:: INPUT RECORDS

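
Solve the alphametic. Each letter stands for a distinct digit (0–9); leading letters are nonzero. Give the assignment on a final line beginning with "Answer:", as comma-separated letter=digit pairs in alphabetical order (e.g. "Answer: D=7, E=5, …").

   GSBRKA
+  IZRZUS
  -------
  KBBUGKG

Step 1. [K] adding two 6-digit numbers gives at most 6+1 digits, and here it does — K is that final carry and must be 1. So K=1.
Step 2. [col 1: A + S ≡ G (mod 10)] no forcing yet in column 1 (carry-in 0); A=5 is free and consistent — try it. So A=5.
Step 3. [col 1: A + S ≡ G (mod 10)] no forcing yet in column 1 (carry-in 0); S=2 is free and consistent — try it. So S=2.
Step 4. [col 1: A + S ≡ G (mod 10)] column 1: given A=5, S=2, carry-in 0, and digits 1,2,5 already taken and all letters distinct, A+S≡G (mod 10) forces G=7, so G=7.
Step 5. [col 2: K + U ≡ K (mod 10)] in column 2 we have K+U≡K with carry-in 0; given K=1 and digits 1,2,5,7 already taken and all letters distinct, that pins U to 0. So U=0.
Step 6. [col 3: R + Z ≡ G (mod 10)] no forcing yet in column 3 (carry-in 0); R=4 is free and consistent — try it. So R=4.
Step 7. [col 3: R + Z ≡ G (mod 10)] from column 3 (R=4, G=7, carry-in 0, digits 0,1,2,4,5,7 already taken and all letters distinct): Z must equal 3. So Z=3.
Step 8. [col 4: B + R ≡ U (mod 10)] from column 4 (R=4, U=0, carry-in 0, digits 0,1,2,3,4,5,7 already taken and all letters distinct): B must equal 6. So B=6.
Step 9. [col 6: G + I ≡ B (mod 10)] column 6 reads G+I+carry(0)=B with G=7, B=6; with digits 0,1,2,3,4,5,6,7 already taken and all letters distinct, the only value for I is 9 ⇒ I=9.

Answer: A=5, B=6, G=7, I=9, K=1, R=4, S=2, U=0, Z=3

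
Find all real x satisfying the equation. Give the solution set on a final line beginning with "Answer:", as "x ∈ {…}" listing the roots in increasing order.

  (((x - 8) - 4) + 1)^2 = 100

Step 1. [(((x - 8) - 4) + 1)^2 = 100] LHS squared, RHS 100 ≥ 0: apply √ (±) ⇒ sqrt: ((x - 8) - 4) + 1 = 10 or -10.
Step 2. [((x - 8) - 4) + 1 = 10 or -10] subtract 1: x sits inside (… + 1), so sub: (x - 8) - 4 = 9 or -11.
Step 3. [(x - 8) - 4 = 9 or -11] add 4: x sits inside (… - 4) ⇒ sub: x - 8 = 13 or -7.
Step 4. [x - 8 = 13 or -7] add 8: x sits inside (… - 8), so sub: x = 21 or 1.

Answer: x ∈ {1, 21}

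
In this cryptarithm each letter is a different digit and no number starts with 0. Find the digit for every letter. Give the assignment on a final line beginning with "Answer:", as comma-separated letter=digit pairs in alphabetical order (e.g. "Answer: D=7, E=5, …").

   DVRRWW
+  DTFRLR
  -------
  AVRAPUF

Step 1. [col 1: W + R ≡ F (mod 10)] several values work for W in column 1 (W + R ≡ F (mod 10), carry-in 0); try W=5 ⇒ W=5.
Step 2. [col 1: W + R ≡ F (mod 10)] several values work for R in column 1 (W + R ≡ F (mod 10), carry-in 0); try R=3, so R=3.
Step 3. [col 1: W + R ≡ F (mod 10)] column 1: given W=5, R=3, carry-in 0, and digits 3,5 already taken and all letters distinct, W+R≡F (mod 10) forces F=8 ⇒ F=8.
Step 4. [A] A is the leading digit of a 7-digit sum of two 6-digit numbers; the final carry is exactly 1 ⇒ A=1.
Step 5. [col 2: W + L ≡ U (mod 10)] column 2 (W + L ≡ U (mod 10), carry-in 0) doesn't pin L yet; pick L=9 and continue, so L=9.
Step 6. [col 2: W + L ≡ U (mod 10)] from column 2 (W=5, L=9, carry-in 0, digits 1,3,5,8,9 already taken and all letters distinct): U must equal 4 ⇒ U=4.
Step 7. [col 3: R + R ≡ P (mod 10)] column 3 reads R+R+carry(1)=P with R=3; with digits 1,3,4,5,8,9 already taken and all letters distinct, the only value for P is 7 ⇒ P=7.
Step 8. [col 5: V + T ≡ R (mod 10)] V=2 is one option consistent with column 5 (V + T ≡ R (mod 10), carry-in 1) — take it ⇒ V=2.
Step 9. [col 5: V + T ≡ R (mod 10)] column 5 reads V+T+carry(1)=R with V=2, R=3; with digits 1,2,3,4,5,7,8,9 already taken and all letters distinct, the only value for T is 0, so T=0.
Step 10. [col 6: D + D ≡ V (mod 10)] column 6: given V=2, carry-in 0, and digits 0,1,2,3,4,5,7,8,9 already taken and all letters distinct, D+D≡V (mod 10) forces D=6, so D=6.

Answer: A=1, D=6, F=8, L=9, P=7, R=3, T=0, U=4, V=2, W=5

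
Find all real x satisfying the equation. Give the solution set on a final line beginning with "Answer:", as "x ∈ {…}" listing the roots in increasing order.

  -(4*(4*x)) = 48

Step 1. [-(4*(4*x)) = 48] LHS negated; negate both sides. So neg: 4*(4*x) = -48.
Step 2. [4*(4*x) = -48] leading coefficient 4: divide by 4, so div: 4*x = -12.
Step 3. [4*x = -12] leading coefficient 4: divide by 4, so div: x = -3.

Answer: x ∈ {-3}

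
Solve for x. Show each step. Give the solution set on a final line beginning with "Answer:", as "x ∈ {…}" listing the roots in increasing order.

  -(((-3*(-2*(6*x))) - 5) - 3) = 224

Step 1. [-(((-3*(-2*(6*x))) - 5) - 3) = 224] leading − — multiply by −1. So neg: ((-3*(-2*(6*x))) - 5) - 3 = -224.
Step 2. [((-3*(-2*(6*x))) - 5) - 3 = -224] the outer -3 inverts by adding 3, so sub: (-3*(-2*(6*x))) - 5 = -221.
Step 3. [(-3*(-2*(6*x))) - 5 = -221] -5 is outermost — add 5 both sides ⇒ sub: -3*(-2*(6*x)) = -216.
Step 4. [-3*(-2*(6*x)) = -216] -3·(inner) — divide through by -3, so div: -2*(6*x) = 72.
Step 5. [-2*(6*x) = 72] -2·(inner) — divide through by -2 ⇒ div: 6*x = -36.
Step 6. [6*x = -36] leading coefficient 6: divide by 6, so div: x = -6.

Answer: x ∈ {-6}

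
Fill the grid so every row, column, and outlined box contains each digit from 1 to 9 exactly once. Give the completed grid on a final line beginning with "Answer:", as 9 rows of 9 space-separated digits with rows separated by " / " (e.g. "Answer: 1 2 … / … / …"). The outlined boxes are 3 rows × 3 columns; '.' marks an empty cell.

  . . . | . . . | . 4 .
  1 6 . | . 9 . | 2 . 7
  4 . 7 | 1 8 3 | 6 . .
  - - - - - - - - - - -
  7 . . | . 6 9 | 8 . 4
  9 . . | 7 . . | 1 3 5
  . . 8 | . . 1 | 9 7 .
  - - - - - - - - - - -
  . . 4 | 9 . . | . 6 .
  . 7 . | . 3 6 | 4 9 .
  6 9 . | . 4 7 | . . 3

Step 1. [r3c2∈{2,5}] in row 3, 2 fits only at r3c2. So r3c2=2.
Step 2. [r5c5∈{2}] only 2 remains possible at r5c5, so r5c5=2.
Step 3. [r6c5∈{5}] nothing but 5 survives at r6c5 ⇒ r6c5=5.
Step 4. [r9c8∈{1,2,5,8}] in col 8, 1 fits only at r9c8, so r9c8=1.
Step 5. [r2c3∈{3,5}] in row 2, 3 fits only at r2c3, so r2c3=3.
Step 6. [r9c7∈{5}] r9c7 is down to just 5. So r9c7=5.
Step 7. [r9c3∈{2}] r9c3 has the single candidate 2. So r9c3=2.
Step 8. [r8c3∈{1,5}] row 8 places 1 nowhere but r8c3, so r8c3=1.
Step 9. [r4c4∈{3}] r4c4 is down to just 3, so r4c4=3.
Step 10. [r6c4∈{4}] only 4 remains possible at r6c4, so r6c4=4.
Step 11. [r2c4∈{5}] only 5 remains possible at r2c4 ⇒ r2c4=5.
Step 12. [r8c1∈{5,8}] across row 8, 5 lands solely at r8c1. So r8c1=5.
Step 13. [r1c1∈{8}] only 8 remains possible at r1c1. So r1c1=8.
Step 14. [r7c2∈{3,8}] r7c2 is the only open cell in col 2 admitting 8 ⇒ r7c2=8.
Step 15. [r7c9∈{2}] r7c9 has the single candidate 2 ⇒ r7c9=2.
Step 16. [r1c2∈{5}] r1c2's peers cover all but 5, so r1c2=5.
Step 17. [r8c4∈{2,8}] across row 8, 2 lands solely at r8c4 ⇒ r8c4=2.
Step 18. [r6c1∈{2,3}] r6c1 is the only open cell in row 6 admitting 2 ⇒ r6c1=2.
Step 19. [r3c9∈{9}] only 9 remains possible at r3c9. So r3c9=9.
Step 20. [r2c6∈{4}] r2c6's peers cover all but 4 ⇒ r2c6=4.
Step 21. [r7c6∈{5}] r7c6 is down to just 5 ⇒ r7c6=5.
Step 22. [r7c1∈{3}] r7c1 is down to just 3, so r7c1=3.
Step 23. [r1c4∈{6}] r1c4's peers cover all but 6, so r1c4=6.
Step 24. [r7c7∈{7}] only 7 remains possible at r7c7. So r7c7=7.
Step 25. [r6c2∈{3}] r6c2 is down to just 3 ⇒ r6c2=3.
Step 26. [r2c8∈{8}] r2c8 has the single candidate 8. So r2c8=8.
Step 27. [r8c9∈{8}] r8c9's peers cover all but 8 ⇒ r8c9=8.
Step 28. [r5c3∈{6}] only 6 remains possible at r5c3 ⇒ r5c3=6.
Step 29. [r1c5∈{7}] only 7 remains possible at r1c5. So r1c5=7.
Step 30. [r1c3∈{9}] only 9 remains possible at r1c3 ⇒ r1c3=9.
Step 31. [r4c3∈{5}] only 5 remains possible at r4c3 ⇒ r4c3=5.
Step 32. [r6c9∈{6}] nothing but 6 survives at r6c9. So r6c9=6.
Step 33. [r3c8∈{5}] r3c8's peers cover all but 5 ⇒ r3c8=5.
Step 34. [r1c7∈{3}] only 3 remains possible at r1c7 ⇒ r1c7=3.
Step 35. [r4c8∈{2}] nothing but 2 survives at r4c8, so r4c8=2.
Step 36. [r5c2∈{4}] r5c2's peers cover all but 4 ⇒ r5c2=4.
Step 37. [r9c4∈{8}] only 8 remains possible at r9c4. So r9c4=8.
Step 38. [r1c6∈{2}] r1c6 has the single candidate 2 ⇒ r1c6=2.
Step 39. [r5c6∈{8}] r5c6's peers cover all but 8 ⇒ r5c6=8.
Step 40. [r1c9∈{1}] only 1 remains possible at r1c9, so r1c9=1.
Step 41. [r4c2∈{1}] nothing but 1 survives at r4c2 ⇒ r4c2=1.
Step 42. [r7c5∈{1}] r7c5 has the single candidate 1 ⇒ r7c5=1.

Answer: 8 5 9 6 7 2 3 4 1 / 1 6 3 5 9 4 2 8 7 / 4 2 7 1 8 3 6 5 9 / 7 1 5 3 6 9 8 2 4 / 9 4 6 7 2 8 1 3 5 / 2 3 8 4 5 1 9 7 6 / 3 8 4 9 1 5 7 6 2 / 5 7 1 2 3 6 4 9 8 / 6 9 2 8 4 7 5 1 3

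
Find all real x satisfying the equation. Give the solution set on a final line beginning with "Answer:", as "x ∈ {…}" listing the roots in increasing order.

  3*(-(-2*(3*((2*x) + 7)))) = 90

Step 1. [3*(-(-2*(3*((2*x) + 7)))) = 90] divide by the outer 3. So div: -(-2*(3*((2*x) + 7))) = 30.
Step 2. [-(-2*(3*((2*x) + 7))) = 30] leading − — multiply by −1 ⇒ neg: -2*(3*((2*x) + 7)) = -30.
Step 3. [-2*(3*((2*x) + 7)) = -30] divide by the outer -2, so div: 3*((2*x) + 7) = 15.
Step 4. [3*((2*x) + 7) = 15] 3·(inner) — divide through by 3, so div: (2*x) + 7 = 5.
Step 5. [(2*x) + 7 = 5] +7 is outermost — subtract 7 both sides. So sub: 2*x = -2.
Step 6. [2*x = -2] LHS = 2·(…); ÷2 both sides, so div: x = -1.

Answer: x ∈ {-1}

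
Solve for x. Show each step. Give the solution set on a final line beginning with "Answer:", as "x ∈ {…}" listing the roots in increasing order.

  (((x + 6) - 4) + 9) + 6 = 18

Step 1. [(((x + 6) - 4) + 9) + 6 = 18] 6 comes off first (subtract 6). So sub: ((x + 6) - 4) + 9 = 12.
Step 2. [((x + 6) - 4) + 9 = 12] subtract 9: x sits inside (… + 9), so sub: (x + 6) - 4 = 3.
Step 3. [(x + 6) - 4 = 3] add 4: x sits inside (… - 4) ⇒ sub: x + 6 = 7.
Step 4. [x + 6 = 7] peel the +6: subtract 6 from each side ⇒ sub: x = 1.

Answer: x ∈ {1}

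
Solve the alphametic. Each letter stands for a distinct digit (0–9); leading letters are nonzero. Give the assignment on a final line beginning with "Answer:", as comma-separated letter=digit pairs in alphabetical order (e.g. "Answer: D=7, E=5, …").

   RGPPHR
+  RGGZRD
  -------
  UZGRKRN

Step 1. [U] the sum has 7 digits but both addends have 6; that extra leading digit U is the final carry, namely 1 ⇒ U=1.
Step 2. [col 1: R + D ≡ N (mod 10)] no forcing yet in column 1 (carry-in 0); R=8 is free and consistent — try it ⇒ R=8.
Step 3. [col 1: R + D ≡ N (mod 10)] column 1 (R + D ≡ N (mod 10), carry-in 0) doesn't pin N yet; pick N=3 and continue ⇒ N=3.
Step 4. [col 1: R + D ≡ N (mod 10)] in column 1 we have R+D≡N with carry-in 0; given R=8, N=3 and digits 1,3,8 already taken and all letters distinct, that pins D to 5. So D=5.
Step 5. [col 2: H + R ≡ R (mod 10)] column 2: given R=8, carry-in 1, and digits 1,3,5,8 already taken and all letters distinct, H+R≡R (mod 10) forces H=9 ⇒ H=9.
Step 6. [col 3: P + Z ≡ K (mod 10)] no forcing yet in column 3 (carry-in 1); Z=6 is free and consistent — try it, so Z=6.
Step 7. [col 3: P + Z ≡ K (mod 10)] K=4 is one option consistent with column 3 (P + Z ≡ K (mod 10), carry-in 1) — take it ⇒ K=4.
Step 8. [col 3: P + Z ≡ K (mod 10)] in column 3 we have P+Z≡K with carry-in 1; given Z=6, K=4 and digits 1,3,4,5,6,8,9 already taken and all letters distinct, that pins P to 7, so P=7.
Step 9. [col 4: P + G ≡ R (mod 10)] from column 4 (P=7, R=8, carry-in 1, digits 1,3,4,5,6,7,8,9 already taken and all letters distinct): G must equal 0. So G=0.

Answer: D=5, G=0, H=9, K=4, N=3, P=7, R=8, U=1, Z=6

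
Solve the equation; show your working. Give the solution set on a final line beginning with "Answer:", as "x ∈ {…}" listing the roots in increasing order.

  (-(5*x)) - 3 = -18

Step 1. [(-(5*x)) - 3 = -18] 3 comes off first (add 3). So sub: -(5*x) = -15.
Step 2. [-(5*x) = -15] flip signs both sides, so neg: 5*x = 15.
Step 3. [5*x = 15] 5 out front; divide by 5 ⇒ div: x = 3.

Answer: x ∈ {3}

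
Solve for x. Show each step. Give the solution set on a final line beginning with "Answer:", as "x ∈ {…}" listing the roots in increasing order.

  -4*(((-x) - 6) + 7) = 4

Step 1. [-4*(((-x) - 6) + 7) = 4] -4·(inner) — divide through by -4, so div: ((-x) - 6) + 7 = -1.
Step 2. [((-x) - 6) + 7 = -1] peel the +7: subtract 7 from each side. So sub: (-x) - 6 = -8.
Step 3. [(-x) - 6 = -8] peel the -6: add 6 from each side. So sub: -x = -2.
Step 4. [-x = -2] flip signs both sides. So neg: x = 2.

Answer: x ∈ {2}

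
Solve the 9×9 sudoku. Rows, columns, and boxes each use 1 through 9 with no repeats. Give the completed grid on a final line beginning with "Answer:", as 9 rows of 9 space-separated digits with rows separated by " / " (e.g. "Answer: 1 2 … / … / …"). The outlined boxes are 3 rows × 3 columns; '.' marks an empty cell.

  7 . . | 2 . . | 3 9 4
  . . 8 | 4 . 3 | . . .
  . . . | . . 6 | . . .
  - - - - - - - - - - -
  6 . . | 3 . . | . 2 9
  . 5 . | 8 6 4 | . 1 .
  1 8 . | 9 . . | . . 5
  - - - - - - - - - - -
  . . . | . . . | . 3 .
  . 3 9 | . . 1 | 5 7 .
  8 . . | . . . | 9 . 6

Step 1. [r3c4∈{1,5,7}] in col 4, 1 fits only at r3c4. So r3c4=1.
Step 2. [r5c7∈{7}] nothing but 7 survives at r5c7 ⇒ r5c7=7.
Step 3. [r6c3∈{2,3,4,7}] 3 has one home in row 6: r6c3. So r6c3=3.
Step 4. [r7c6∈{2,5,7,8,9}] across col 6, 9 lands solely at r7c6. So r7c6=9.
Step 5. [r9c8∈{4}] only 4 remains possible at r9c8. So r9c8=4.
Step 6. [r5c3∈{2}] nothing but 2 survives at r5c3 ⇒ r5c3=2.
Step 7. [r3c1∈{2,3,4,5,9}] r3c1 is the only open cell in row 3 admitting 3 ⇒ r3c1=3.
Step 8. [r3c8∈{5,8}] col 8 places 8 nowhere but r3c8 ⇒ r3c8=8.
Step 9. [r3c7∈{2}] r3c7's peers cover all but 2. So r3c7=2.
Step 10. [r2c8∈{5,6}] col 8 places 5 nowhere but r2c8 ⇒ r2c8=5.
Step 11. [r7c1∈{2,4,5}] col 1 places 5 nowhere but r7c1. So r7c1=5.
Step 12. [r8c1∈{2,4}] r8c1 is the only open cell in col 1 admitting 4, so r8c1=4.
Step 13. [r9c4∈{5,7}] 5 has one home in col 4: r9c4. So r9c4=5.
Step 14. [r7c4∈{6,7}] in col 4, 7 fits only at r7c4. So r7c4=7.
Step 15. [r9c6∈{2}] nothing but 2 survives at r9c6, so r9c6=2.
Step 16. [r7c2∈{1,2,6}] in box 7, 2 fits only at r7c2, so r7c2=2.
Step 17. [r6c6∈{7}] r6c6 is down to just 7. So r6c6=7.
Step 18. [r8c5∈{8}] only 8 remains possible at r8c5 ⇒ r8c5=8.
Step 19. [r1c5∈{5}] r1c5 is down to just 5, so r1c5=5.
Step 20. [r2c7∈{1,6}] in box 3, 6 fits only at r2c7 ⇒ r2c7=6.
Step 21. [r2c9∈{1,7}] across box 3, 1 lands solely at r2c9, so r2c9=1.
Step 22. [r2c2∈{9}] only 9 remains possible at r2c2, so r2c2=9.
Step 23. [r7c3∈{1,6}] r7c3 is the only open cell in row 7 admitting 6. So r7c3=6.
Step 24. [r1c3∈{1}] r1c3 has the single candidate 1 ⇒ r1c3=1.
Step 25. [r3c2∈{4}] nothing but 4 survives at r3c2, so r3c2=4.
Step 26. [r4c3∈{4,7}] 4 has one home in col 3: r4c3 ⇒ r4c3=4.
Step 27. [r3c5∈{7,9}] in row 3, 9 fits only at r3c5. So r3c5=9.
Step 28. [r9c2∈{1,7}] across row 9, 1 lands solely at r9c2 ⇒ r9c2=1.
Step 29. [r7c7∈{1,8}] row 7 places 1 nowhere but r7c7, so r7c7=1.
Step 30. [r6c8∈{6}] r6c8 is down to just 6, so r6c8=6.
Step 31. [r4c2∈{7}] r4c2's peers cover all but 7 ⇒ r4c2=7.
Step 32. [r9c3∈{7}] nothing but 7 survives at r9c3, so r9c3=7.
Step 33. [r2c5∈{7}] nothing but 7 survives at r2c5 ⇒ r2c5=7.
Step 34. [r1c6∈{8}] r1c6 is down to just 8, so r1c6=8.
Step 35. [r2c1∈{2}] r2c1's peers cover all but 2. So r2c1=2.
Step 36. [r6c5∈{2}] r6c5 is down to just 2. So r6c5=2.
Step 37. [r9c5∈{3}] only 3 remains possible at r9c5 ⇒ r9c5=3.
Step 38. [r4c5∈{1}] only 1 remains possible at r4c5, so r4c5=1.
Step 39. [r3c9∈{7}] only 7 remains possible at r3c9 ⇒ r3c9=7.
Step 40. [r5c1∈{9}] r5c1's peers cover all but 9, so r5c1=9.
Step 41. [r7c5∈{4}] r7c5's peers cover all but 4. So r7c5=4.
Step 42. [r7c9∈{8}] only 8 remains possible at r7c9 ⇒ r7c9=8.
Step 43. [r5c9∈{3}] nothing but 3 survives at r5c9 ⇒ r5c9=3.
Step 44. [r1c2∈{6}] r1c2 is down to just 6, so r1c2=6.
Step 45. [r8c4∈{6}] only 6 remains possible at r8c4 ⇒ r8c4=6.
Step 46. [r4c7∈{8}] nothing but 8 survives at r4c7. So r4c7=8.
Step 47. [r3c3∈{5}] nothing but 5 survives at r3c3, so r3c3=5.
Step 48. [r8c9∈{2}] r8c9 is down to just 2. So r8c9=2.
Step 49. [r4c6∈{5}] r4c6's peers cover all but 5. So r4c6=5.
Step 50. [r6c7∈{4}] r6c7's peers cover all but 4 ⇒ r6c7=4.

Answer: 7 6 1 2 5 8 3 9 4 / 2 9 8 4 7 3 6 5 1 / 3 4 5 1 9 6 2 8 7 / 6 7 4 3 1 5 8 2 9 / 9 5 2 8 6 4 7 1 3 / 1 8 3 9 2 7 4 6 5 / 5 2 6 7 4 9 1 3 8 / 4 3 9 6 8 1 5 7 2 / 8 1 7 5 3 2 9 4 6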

::::

▶ _WHAT YOU ARE ASKED TO DO_
Take every line above that includes "empty" and list it.

▶ _RESULT OF THIS TASK_
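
Fill the grid so every row, column, and outlined box contains each digit from 1 to 9 exactly once. Give the completed grid on a final line beginning with "Answer:", as 9 rows of 9 space-separated digits with rows separated by " / " (e.g. "Answer: 1 2 … / … / …"). The outlined boxes are 3 rows × 3 columns; '.' marks an empty cell.
Solve the 9×9 sudoku. Rows, columns, and boxes each use 1 through 9 with no repeats. Give the completed grid on a final line beginning with "Answer:", as 9 rows of 9 space-separated digits with rows separated by " / " (e.g. "Answer: 1 2 … / … / …"). The outlined boxes are 3 rows × 3 columns; '.' marks an empty cell.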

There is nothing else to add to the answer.